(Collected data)
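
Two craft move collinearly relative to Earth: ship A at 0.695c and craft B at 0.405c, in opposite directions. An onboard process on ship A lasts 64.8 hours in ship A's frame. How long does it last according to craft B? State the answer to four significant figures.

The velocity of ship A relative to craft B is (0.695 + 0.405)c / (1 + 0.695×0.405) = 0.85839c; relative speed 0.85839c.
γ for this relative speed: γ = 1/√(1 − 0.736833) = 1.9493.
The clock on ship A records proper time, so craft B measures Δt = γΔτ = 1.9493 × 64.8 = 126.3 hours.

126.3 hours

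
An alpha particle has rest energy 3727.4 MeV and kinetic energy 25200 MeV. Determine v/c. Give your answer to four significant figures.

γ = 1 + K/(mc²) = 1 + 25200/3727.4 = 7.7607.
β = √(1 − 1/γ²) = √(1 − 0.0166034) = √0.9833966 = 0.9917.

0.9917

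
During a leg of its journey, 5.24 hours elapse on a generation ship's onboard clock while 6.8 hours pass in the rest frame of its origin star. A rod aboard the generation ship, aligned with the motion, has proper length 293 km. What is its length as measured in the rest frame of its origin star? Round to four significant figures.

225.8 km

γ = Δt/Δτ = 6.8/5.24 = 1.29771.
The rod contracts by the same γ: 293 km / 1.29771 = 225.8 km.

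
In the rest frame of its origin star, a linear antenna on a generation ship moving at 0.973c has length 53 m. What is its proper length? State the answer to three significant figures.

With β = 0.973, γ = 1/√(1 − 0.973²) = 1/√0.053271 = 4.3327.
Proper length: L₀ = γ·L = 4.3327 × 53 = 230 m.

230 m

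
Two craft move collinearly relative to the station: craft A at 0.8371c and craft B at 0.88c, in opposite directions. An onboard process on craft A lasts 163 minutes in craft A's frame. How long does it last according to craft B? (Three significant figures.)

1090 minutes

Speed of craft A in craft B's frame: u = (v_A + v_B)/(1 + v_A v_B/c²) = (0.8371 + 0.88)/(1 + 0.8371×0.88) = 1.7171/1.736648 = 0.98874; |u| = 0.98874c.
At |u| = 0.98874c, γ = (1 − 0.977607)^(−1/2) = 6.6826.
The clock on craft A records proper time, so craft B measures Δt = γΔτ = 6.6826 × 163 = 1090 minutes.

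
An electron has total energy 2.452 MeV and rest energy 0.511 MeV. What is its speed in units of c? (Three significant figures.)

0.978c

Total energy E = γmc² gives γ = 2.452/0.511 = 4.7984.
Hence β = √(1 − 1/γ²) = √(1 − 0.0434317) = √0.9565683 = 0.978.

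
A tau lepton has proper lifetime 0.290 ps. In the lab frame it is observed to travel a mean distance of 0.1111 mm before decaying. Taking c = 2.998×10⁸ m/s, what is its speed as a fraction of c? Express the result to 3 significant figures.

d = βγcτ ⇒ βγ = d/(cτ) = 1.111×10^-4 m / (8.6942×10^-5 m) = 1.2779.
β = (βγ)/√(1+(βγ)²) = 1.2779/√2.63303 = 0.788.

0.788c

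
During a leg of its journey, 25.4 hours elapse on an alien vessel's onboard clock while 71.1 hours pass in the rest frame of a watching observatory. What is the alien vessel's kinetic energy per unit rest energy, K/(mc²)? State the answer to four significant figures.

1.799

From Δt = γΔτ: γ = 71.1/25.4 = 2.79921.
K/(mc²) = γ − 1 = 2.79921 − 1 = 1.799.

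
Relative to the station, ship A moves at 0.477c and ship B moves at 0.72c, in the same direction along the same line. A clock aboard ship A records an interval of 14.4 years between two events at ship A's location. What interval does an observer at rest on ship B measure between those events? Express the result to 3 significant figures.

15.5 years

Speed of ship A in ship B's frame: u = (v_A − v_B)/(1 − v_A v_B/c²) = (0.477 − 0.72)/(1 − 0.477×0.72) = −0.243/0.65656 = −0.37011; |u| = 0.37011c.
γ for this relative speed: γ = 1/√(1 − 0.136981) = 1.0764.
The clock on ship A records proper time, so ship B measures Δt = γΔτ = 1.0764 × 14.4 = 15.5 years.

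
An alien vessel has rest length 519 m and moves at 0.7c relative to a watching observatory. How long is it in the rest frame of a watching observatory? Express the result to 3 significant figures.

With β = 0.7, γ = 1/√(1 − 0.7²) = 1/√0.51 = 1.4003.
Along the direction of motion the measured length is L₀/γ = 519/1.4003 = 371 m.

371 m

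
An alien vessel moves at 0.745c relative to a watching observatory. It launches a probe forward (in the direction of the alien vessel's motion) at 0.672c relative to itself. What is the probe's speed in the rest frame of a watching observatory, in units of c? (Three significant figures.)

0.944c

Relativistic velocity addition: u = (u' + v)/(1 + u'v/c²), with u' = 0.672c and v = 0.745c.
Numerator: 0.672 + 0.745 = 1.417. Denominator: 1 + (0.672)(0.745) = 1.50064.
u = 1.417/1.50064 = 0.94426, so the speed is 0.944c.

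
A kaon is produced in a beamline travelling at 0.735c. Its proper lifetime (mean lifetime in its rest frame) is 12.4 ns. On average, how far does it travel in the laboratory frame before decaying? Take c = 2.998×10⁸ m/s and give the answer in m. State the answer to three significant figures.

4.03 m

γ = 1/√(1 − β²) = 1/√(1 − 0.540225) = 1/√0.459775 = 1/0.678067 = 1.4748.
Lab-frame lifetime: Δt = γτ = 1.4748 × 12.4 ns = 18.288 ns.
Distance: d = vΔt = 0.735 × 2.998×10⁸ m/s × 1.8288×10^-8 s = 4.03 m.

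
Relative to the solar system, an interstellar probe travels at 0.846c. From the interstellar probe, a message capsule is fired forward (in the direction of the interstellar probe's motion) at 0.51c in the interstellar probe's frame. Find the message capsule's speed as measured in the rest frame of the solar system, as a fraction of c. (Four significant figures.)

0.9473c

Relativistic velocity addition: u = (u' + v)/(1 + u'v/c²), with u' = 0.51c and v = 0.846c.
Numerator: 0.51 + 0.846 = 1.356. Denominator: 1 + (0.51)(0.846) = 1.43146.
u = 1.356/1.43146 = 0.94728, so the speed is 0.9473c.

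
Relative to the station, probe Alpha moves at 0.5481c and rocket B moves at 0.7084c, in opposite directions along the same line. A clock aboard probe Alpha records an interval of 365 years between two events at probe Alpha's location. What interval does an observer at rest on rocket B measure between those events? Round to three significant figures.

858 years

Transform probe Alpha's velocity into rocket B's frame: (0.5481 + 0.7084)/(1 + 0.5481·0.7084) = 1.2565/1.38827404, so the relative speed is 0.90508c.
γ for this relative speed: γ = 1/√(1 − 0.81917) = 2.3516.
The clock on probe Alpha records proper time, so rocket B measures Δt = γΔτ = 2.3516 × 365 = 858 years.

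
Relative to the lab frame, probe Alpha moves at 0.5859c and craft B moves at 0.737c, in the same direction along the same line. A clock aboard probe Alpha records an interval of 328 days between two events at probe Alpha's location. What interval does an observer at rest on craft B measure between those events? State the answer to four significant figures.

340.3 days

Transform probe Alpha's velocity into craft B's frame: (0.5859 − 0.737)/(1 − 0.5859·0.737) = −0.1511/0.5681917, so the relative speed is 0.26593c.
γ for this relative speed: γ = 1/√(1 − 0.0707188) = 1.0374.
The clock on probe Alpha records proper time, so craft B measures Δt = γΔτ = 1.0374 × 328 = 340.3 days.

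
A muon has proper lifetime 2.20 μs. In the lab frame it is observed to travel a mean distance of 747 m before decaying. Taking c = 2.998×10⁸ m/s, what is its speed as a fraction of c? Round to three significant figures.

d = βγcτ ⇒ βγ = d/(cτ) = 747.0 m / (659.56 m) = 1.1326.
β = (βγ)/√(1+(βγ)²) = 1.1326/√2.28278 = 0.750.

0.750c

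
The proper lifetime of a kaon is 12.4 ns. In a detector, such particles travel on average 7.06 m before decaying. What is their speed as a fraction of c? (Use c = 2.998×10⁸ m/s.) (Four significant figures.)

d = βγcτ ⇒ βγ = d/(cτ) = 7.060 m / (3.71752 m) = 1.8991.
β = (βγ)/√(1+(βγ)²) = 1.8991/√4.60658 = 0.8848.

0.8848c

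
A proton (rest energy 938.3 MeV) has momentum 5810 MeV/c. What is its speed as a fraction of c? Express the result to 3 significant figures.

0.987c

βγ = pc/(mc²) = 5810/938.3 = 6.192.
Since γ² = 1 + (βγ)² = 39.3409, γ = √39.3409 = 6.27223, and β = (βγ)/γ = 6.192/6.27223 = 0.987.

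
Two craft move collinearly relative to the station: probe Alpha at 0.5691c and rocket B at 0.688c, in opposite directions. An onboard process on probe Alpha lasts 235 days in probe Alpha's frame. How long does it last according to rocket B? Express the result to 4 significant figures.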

__WORK TASK__
From the line holding "A proton (rest" to the last line of the data above, copy every line exactly and include nothing more.

__RESPONSE BELOW__
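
A proton (rest energy 938.3 MeV) has momentum 5810 MeV/c. What is its speed as a fraction of c? Express the result to 3 significant figures.

0.987c

βγ = pc/(mc²) = 5810/938.3 = 6.192.
Since γ² = 1 + (βγ)² = 39.3409, γ = √39.3409 = 6.27223, and β = (βγ)/γ = 6.192/6.27223 = 0.987.

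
Two craft move collinearly relative to the station: probe Alpha at 0.5691c and rocket B at 0.688c, in opposite directions. An onboard process on probe Alpha lasts 235 days in probe Alpha's frame. How long does it last according to rocket B? Express the result to 4 significant figures.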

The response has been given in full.